— Your task —
Nothing but the lines from the one with "Utility is U(g, d)" through the end of the listing below should appear in your reply, each copied exactly.

— The data —
* * * * * * * * *
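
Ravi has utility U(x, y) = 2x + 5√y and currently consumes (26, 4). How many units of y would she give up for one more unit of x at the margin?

MU_x = 2, MU_y = 5/(2√y).
MRS = 2 ÷ (5/(2√y)).
At (26, 4): MRS = 1.6.
That is, one extra unit of x is worth 1.6 units of y at the margin.

MRS = 1.6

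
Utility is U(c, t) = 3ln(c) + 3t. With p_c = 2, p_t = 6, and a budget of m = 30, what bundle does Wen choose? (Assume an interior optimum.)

MU_c = 3/c, MU_t = 3.
MRS = 3/c ÷ 3.
Tangency: set MRS = p_c/p_t = 2/6 = 1/3.
MRS depends only on c: 1/c = 1/3 ⇒ c* = 1/(1/3) = 3.
From the budget, 6·t = 30 − 2·3 = 24, so t* = 4.

c* = 3, t* = 4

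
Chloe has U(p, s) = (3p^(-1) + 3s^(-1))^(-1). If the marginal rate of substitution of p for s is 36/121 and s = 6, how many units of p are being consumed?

p = 11

For CES with ρ = -1, MRS = (s/p)^2.
Setting (6/p)^2 = 36/121 gives 6/p = 6/11 and p = 11.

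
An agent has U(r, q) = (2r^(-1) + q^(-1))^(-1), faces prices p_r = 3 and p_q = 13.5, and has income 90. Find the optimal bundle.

For CES with ρ = -1, MRS = (2/1)·(q/r)^2.
Tangency: set MRS = p_r/p_q = 3/13.5 = 2/9.
So (q/r)^2 = 1/9; taking the square root, q/r = 1/3, i.e. q = (1/3)·r.
Substitute into the budget 3·r + 13.5·q = 90: 7.5·r = 90, so r* = 12 and q* = (1/3)·12 = 4.

r* = 12, q* = 4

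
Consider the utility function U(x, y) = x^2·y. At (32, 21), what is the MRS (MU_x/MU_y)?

MRS = 21/16

MU_x = 2·x·y and MU_y = x^2.
MRS = MU_x/MU_y = (2/1)·y/x.
At (32, 21): MRS = 21/16.
The indifference curve has slope −21/16 at this bundle.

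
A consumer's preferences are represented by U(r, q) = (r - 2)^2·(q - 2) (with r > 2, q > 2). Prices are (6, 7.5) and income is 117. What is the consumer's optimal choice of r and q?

MU_r = 2·(r−2)·(q−2), MU_q = (r−2)^2.
MRS = (2/1)·(q−2)/(r−2).
Tangency: set MRS = p_r/p_q = 6/7.5 = 0.8.
So (2/1)·(q − 2)/(r − 2) = 0.8, i.e. (q − 2) = 0.4·(r − 2).
Rewrite the budget in excess-of-subsistence terms: 6·(r − 2) + 7.5·(q − 2) = 117 − 6·2 − 7.5·2 = 90.
Substituting, 9·(r − 2) = 90, so r − 2 = 10 and r* = 12.
Then q − 2 = 0.4·10 = 4, so q* = 6.

r* = 12, q* = 6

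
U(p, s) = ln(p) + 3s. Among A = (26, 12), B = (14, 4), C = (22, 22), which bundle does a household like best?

Evaluate utility at each bundle:
U(A) = 39.258.
U(B) = 14.639.
U(C) = 69.091.
Highest utility is C, so C ≻ A ≻ B.

Bundle C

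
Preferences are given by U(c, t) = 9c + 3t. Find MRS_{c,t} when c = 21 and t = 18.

MRS = 3

MU_c = 9, MU_t = 3, so MRS = 9/3 = 3 at every bundle.
At (21, 18): MRS = 3.
The indifference curve has slope −3 at this bundle.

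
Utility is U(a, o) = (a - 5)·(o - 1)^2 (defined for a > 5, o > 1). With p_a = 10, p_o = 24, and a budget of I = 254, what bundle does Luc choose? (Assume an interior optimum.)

MU_a = (o−1)^2, MU_o = 2·(a−5)·(o−1).
MRS = (1/2)·(o−1)/(a−5).
Tangency: set MRS = p_a/p_o = 10/24 = 5/12.
So (1/2)·(o − 1)/(a − 5) = 5/12, i.e. (o − 1) = (5/6)·(a − 5).
Rewrite the budget in excess-of-subsistence terms: 10·(a − 5) + 24·(o − 1) = 254 − 10·5 − 24·1 = 180.
Substituting, 30·(a − 5) = 180, so a − 5 = 6 and a* = 11.
Then o − 1 = (5/6)·6 = 5, so o* = 6.

a* = 11, o* = 6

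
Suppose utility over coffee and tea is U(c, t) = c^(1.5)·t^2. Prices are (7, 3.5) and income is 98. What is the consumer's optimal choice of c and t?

c* = 6, t* = 16

MU_c = 1.5·√c·t^2 and MU_t = 2·c^(1.5)·t.
MRS = MU_c/MU_t = (0.75)·t/c.
Tangency: set MRS = p_c/p_t = 7/3.5 = 2.
So (0.75)·t/c = 2, i.e. t = (8/3)·c.
Substitute into the budget 7·c + 3.5·t = 98: (49/3)·c = 98, so c* = 6.
Then t* = (8/3)·6 = 16.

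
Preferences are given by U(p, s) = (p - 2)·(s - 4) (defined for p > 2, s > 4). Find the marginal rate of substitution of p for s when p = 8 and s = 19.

MRS = 2.5

MU_p = (s−4), MU_s = (p−2).
MRS = (s−4)/(p−2).
At (8, 19): MRS = 2.5.
The indifference curve has slope −2.5 at this bundle.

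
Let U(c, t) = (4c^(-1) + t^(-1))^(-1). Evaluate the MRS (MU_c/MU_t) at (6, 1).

MRS = 1/9

For CES with ρ = -1, MRS = (4/1)·(t/c)^2.
At (6, 1): MRS = 1/9.
The indifference curve has slope −1/9 at this bundle.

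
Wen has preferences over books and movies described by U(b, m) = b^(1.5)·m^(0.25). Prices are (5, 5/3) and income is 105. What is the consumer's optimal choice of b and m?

b* = 18, m* = 9

MU_b = 1.5·√b·m^(0.25) and MU_m = 0.25·b^(1.5)·m^(-0.75).
MRS = MU_b/MU_m = (6)·m/b.
Tangency: set MRS = p_b/p_m = 5/(5/3) = 3.
So (6)·m/b = 3, i.e. m = 0.5·b.
Substitute into the budget 5·b + (5/3)·m = 105: (35/6)·b = 105, so b* = 18.
Then m* = 0.5·18 = 9.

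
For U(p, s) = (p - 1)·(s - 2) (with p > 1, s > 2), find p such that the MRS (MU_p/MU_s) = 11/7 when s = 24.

MU_p = (s−2), MU_s = (p−1).
MRS = (s−2)/(p−1).
Substitute s = 24: MRS = 22/(p − 1). Setting this equal to 11/7 gives p − 1 = 22/(11/7) = 14, so p = 15.

p = 15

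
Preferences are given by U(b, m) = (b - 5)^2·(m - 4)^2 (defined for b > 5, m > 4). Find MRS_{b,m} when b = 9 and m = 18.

MU_b = 2·(b−5)·(m−4)^2, MU_m = 2·(b−5)^2·(m−4).
MRS = (m−4)/(b−5).
At (9, 18): MRS = 3.5.
That is, one extra unit of b is worth 3.5 units of m at the margin.

MRS = 3.5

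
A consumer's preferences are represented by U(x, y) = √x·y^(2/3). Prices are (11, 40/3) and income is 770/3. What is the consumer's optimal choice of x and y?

x* = 10, y* = 11

MU_x = 0.5·x^(-0.5)·y^(2/3) and MU_y = 2/3·√x·y^(-1/3).
MRS = MU_x/MU_y = (0.75)·y/x.
Tangency: set MRS = p_x/p_y = 11/(40/3) = 33/40.
So (0.75)·y/x = 33/40, i.e. y = 1.1·x.
Substitute into the budget 11·x + (40/3)·y = 770/3: (77/3)·x = 770/3, so x* = 10.
Then y* = 1.1·10 = 11.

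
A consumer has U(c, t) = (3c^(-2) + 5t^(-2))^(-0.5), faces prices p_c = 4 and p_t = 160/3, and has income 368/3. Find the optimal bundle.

For CES with ρ = -2, MRS = (3/5)·(t/c)^3.
Tangency: set MRS = p_c/p_t = 4/(160/3) = 3/40.
So (t/c)^3 = 0.125; taking the cube root, t/c = 0.5, i.e. t = 0.5·c.
Substitute into the budget 4·c + (160/3)·t = 368/3: (92/3)·c = 368/3, so c* = 4 and t* = 0.5·4 = 2.

c* = 4, t* = 2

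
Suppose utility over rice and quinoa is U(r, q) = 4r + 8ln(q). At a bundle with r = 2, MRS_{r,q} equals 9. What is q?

q = 18

MU_r = 4, MU_q = 8/q.
MRS = 4 ÷ (8/q).
MRS depends only on q: 0.5·q = 9 ⇒ q = 9/0.5 = 18.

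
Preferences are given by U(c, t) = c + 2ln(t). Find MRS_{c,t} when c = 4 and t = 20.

MRS = 10

MU_c = 1, MU_t = 2/t.
MRS = 1 ÷ (2/t).
At (4, 20): MRS = 10.
The indifference curve has slope −10 at this bundle.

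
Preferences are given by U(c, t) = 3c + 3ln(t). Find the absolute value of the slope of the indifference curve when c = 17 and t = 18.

MRS = 18

MU_c = 3, MU_t = 3/t.
MRS = 3 ÷ (3/t).
At (17, 18): MRS = 18.
That is, one extra unit of c is worth 18 units of t at the margin.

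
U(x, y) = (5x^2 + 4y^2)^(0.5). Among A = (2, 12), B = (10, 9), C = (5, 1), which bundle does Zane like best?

Evaluate utility at each bundle:
U(A) = 24.413.
U(B) = 28.705.
U(C) = 11.358.
Highest utility is B, so B ≻ A ≻ C.

Bundle B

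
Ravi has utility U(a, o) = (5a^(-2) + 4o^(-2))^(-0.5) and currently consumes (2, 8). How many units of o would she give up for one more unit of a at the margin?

MRS = 80

For CES with ρ = -2, MRS = (5/4)·(o/a)^3.
At (2, 8): MRS = 80.
So at (2, 8) the consumer would give up 80 units of o for one more unit of a.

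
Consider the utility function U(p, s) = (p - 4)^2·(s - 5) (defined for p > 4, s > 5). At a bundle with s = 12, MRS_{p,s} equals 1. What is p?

MU_p = 2·(p−4)·(s−5), MU_s = (p−4)^2.
MRS = (2/1)·(s−5)/(p−4).
Substitute s = 12: MRS = 14/(p − 4). Setting this equal to 1 gives p − 4 = 14/1 = 14, so p = 18.

p = 18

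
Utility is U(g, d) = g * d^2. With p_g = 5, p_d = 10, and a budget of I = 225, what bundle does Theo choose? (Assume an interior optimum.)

g* = 15, d* = 15

MU_g = d^2 and MU_d = 2·g·d.
MRS = MU_g/MU_d = (1/2)·d/g.
Tangency: set MRS = p_g/p_d = 5/10 = 0.5.
So (1/2)·d/g = 0.5, i.e. d = g.
Substitute into the budget 5·g + 10·d = 225: 15·g = 225, so g* = 15.
Then d* = 15.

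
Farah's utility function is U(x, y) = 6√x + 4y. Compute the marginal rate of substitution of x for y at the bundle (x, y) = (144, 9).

MRS = 1/16

MU_x = 6/(2√x), MU_y = 4.
MRS = 6/(2√x) ÷ 4.
At (144, 9): MRS = 1/16.
So at (144, 9) the consumer would give up 1/16 units of y for one more unit of x.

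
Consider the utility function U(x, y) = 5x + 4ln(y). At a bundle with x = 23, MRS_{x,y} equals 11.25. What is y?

MU_x = 5, MU_y = 4/y.
MRS = 5 ÷ (4/y).
MRS depends only on y: 1.25·y = 11.25 ⇒ y = 11.25/1.25 = 9.

y = 9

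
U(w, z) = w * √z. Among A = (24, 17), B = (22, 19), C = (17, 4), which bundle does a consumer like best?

Evaluate utility at each bundle:
U(A) = 98.955.
U(B) = 95.896.
U(C) = 34.000.
Highest utility is A, so A ≻ B ≻ C.

Bundle A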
* * * * * * * * *
— Solved problem —
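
Utility is U(g, d) = g * d^2. With p_g = 5, p_d = 10, and a budget of I = 225, what bundle does Theo choose? (Assume an interior optimum.)

g* = 15, d* = 15

MU_g = d^2 and MU_d = 2·g·d.
MRS = MU_g/MU_d = (1/2)·d/g.
Tangency: set MRS = p_g/p_d = 5/10 = 0.5.
So (1/2)·d/g = 0.5, i.e. d = g.
Substitute into the budget 5·g + 10·d = 225: 15·g = 225, so g* = 15.
Then d* = 15.

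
Farah's utility function is U(x, y) = 6√x + 4y. Compute the marginal rate of substitution of x for y at the bundle (x, y) = (144, 9).

MRS = 1/16

MU_x = 6/(2√x), MU_y = 4.
MRS = 6/(2√x) ÷ 4.
At (144, 9): MRS = 1/16.
So at (144, 9) the consumer would give up 1/16 units of y for one more unit of x.

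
Consider the utility function U(x, y) = 5x + 4ln(y). At a bundle with x = 23, MRS_{x,y} equals 11.25. What is y?

MU_x = 5, MU_y = 4/y.
MRS = 5 ÷ (4/y).
MRS depends only on y: 1.25·y = 11.25 ⇒ y = 11.25/1.25 = 9.

y = 9

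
U(w, z) = w * √z. Among A = (24, 17), B = (22, 19), C = (17, 4), which bundle does a consumer like best?

Evaluate utility at each bundle:
U(A) = 98.955.
U(B) = 95.896.
U(C) = 34.000.
Highest utility is A, so A ≻ B ≻ C.

Bundle A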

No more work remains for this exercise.